--- START ---
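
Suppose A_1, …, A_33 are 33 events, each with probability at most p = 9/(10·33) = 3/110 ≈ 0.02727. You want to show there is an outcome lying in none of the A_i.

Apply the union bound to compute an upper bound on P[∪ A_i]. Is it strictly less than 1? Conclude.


Union bound: P[∪_{i=1}^{33} A_i] ≤ Σ_i P[A_i] ≤ 33·p = 33·(3/110) = 9/10.
Numerically: 9/10 ≈ 0.90000.
Is 9/10 < 1? YES.
Since P[∪ A_i] ≤ 9/10 < 1, the complement has P[∩ A_i^c] ≥ 1 − 9/10 = 1/10 > 0, so some outcome avoids every A_i.

33·p = 9/10 ≈ 0.90000; existence CERTIFIED by the union bound.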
--- END ---
## Directions
Please repeat the listing word for word.

## Expected answer
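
Suppose A_1, …, A_33 are 33 events, each with probability at most p = 9/(10·33) = 3/110 ≈ 0.02727. You want to show there is an outcome lying in none of the A_i.

Apply the union bound to compute an upper bound on P[∪ A_i]. Is it strictly less than 1? Conclude.


Union bound: P[∪_{i=1}^{33} A_i] ≤ Σ_i P[A_i] ≤ 33·p = 33·(3/110) = 9/10.
Numerically: 9/10 ≈ 0.90000.
Is 9/10 < 1? YES.
Since P[∪ A_i] ≤ 9/10 < 1, the complement has P[∩ A_i^c] ≥ 1 − 9/10 = 1/10 > 0, so some outcome avoids every A_i.

33·p = 9/10 ≈ 0.90000; existence CERTIFIED by the union bound.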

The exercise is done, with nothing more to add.